----- Data for processing

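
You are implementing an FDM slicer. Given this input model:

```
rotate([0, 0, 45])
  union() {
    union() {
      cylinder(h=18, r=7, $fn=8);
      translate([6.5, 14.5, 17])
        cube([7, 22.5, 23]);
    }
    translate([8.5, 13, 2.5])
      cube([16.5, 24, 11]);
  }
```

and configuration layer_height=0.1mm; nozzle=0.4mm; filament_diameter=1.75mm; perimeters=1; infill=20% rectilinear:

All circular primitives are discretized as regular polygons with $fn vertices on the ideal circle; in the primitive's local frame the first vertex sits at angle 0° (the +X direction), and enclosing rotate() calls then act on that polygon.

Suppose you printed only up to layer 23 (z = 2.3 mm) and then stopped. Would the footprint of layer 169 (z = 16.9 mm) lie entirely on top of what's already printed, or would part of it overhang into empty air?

entirely on top

Compare the two slices. At z = 2.3: the cylinder: section is a regular 8-gon, circumradius r=7 (area = (8/2)·7.000²·sin(360°/8) = 138.59 mm²); the cube at (6.5, 14.5) is absent (z outside [17, 40]); Merging all regions: only the r=7 cylinder is present, so the union is just that shape — area = 138.59 mm²; the cube at (8.5, 13) does not reach this height (z outside [2.5, 13.5]); Combining (union): only the result so far is present, so the union is just that shape — area = 138.59 mm²; (whole slice rotated 45° about Z — lengths, areas and connectivity unchanged). At z = 16.9: the r=7 cylinder contributes a regular 8-gon of circumradius 7 (area = (8/2)·7.000²·sin(360°/8) = 138.59 mm²); the cube at (6.5, 14.5) does not reach this height (z outside [17, 40]); Combining (union): only the r=7 cylinder is present, so the union is just that shape — area = 138.59 mm²; the cube at (8.5, 13) does not reach this height (z outside [2.5, 13.5]); Combining (union): only the result so far is present, so the union is just that shape — area = 138.59 mm²; (whole slice rotated 45° about Z — lengths, areas and connectivity unchanged). Checking containment: the cross-section at z = 16.9 is a subset of the cross-section at z = 2.3.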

----------

**Assignment:**
Your task is to copy all of the entries exactly.

**Exercise result:**
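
You are implementing an FDM slicer. Given this input model:

```
rotate([0, 0, 45])
  union() {
    union() {
      cylinder(h=18, r=7, $fn=8);
      translate([6.5, 14.5, 17])
        cube([7, 22.5, 23]);
    }
    translate([8.5, 13, 2.5])
      cube([16.5, 24, 11]);
  }
```

and configuration layer_height=0.1mm; nozzle=0.4mm; filament_diameter=1.75mm; perimeters=1; infill=20% rectilinear:

All circular primitives are discretized as regular polygons with $fn vertices on the ideal circle; in the primitive's local frame the first vertex sits at angle 0° (the +X direction), and enclosing rotate() calls then act on that polygon.

Suppose you printed only up to layer 23 (z = 2.3 mm) and then stopped. Would the footprint of layer 169 (z = 16.9 mm) lie entirely on top of what's already printed, or would part of it overhang into empty air?

entirely on top

Compare the two slices. At z = 2.3: the cylinder: section is a regular 8-gon, circumradius r=7 (area = (8/2)·7.000²·sin(360°/8) = 138.59 mm²); the cube at (6.5, 14.5) is absent (z outside [17, 40]); Merging all regions: only the r=7 cylinder is present, so the union is just that shape — area = 138.59 mm²; the cube at (8.5, 13) does not reach this height (z outside [2.5, 13.5]); Combining (union): only the result so far is present, so the union is just that shape — area = 138.59 mm²; (whole slice rotated 45° about Z — lengths, areas and connectivity unchanged). At z = 16.9: the r=7 cylinder contributes a regular 8-gon of circumradius 7 (area = (8/2)·7.000²·sin(360°/8) = 138.59 mm²); the cube at (6.5, 14.5) does not reach this height (z outside [17, 40]); Combining (union): only the r=7 cylinder is present, so the union is just that shape — area = 138.59 mm²; the cube at (8.5, 13) does not reach this height (z outside [2.5, 13.5]); Combining (union): only the result so far is present, so the union is just that shape — area = 138.59 mm²; (whole slice rotated 45° about Z — lengths, areas and connectivity unchanged). Checking containment: the cross-section at z = 16.9 is a subset of the cross-section at z = 2.3.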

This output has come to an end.